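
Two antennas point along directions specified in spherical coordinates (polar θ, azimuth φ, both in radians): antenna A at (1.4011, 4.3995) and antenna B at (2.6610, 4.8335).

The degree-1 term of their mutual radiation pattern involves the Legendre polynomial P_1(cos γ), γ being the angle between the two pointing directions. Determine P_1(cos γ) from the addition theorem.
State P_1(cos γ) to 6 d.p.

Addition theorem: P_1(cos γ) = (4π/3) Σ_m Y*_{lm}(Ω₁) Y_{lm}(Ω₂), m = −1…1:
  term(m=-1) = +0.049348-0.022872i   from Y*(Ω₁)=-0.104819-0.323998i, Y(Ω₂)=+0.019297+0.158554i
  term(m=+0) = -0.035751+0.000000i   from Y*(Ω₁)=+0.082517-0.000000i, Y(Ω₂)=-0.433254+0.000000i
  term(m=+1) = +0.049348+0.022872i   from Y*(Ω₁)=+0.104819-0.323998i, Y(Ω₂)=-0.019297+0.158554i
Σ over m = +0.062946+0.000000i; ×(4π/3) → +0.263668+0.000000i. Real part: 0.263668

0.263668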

━━━━━━━━━━━━━━━━

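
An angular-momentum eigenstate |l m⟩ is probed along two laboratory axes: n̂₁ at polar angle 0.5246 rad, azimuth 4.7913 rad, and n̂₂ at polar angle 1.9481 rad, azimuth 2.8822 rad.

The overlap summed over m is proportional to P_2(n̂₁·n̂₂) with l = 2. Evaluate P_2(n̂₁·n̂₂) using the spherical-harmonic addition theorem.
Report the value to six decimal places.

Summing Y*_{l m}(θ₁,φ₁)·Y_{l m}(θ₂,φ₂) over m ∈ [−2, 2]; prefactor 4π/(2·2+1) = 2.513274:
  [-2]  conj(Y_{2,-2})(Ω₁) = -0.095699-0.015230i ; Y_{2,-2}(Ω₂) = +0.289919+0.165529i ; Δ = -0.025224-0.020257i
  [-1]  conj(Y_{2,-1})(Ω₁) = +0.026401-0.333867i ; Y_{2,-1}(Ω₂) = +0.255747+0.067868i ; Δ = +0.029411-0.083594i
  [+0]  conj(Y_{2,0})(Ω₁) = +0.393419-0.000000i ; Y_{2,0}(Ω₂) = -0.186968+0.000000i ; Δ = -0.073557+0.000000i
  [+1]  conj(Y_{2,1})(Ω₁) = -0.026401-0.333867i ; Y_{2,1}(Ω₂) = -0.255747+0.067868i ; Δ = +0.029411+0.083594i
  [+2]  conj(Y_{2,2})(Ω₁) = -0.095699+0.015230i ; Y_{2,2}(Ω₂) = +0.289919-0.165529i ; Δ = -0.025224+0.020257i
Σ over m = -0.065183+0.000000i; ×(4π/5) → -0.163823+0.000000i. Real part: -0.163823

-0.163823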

━━━━━━━━━━━━━━━━

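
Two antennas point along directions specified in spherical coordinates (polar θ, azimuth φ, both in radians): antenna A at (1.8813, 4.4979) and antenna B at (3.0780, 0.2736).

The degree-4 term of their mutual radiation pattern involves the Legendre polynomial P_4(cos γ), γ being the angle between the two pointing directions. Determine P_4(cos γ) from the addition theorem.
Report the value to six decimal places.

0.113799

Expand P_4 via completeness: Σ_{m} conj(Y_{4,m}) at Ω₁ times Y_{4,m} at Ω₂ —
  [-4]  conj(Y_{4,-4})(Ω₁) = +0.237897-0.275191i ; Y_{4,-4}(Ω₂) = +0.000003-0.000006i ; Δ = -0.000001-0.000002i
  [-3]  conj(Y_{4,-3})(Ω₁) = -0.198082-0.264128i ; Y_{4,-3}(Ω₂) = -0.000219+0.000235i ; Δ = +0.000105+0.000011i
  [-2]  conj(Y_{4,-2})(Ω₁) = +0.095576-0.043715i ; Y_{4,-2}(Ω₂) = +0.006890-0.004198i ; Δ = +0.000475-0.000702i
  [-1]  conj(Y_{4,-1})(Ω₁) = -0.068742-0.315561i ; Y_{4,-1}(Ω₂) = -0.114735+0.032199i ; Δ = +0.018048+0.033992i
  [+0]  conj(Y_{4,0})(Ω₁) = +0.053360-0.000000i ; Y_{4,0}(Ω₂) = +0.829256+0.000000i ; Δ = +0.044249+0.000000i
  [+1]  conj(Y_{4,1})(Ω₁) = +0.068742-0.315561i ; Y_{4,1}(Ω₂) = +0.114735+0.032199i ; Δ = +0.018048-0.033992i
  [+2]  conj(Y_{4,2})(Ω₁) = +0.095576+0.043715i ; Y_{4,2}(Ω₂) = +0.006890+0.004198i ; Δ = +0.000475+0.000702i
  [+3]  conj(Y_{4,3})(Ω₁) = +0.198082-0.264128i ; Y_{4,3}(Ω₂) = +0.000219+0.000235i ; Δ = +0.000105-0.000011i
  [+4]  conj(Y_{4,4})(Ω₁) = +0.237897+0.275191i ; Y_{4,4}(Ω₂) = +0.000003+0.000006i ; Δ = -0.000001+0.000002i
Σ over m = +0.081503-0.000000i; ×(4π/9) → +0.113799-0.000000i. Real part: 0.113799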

━━━━━━━━━━━━━━━━

**Problem details:** Go through the records above. Copy each line in which the string "antenna" appears.

**Answer for this exercise:**
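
Two antennas point along directions specified in spherical coordinates (polar θ, azimuth φ, both in radians): antenna A at (1.4011, 4.3995) and antenna B at (2.6610, 4.8335).
Two antennas point along directions specified in spherical coordinates (polar θ, azimuth φ, both in radians): antenna A at (1.8813, 4.4979) and antenna B at (3.0780, 0.2736).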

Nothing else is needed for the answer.